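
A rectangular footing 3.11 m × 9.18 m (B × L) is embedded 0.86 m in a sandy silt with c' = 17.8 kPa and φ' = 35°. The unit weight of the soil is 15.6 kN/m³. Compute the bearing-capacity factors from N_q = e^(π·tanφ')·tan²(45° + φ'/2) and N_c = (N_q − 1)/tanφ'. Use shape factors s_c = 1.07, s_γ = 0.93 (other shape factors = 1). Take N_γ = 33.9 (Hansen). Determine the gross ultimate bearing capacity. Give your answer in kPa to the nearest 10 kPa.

tan35° = 0.7002, so N_q = e^(π×0.7002)·tan²(62.5°) = 9.023 × 3.69 = 33.3.
N_c = (33.3 − 1)/tan35° = 46.12.
Overburden at base level: q = 15.6 × 0.86 = 13.416 kPa.
Cohesion term c·N_c·s_c = 17.8 × 46.124 × 1.07 = 878.47 kPa; surcharge term q·N_q = 13.416 × 33.296 = 446.7 kPa; self-weight term 0.5·γ·B·N_γ·s_γ = 0.5 × 15.6 × 3.11 × 33.9 × 0.93 = 764.78 kPa.
q_ult = 878.47 + 446.7 + 764.78 = 2090 kPa.

q_ult ≈ 2090 kPa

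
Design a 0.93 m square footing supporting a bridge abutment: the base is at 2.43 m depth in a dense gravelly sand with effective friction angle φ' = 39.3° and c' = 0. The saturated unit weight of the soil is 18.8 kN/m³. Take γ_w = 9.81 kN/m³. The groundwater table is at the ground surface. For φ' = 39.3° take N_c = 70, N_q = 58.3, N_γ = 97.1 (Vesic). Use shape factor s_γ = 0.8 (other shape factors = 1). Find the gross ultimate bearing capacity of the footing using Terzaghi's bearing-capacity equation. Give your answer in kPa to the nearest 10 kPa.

q_ult ≈ 1600 kPa

Water table at ground surface, so effective unit weight γ' = 18.8 − 9.81 = 8.99 kN/m³ is used throughout; overburden q = 8.99 × 2.43 = 21.846 kPa; the same γ' applies in the ½γBN_γ term.
Surcharge term q·N_q = 21.846 × 58.3 = 1273.6 kPa; self-weight term 0.5·γ·B·N_γ·s_γ = 0.5 × 8.99 × 0.93 × 97.1 × 0.8 = 324.73 kPa.
q_ult = 1273.6 + 324.73 = 1598.3 kPa.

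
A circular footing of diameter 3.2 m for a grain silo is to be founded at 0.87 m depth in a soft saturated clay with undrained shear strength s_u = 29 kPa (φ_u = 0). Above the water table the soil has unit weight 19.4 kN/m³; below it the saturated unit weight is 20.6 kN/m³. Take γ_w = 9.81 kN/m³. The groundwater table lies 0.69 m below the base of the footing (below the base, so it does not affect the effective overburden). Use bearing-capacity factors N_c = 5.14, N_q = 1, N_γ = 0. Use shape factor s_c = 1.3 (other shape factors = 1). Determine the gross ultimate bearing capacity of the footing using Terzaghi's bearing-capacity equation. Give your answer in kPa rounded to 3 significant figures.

Effective surcharge at the founding depth q = γ·D_f = 19.4 × 0.87 = 16.878 kPa.
q_ult = c·N_c·s_c + q·N_q
     = 29 × 5.14 × 1.3 + 16.878 × 1
     = 193.78 + 16.878 = 210.66 kPa.

q_ult ≈ 211 kPa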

What you should do: Would you please transcribe the records above in full and exactly?

Result of this exercise:
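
A rectangular footing 3.11 m × 9.18 m (B × L) is embedded 0.86 m in a sandy silt with c' = 17.8 kPa and φ' = 35°. The unit weight of the soil is 15.6 kN/m³. Compute the bearing-capacity factors from N_q = e^(π·tanφ')·tan²(45° + φ'/2) and N_c = (N_q − 1)/tanφ'. Use shape factors s_c = 1.07, s_γ = 0.93 (other shape factors = 1). Take N_γ = 33.9 (Hansen). Determine the gross ultimate bearing capacity. Give your answer in kPa to the nearest 10 kPa.

tan35° = 0.7002, so N_q = e^(π×0.7002)·tan²(62.5°) = 9.023 × 3.69 = 33.3.
N_c = (33.3 − 1)/tan35° = 46.12.
Overburden at base level: q = 15.6 × 0.86 = 13.416 kPa.
Cohesion term c·N_c·s_c = 17.8 × 46.124 × 1.07 = 878.47 kPa; surcharge term q·N_q = 13.416 × 33.296 = 446.7 kPa; self-weight term 0.5·γ·B·N_γ·s_γ = 0.5 × 15.6 × 3.11 × 33.9 × 0.93 = 764.78 kPa.
q_ult = 878.47 + 446.7 + 764.78 = 2090 kPa.

q_ult ≈ 2090 kPa

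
Design a 0.93 m square footing supporting a bridge abutment: the base is at 2.43 m depth in a dense gravelly sand with effective friction angle φ' = 39.3° and c' = 0. The saturated unit weight of the soil is 18.8 kN/m³. Take γ_w = 9.81 kN/m³. The groundwater table is at the ground surface. For φ' = 39.3° take N_c = 70, N_q = 58.3, N_γ = 97.1 (Vesic). Use shape factor s_γ = 0.8 (other shape factors = 1). Find the gross ultimate bearing capacity of the footing using Terzaghi's bearing-capacity equation. Give your answer in kPa to the nearest 10 kPa.

q_ult ≈ 1600 kPa

Water table at ground surface, so effective unit weight γ' = 18.8 − 9.81 = 8.99 kN/m³ is used throughout; overburden q = 8.99 × 2.43 = 21.846 kPa; the same γ' applies in the ½γBN_γ term.
Surcharge term q·N_q = 21.846 × 58.3 = 1273.6 kPa; self-weight term 0.5·γ·B·N_γ·s_γ = 0.5 × 8.99 × 0.93 × 97.1 × 0.8 = 324.73 kPa.
q_ult = 1273.6 + 324.73 = 1598.3 kPa.

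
A circular footing of diameter 3.2 m for a grain silo is to be founded at 0.87 m depth in a soft saturated clay with undrained shear strength s_u = 29 kPa (φ_u = 0). Above the water table the soil has unit weight 19.4 kN/m³; below it the saturated unit weight is 20.6 kN/m³. Take γ_w = 9.81 kN/m³. The groundwater table lies 0.69 m below the base of the footing (below the base, so it does not affect the effective overburden). Use bearing-capacity factors N_c = 5.14, N_q = 1, N_γ = 0. Use shape factor s_c = 1.3 (other shape factors = 1). Determine the gross ultimate bearing capacity of the footing using Terzaghi's bearing-capacity equation. Give your answer in kPa rounded to 3 significant figures.

Effective surcharge at the founding depth q = γ·D_f = 19.4 × 0.87 = 16.878 kPa.
q_ult = c·N_c·s_c + q·N_q
     = 29 × 5.14 × 1.3 + 16.878 × 1
     = 193.78 + 16.878 = 210.66 kPa.

q_ult ≈ 211 kPa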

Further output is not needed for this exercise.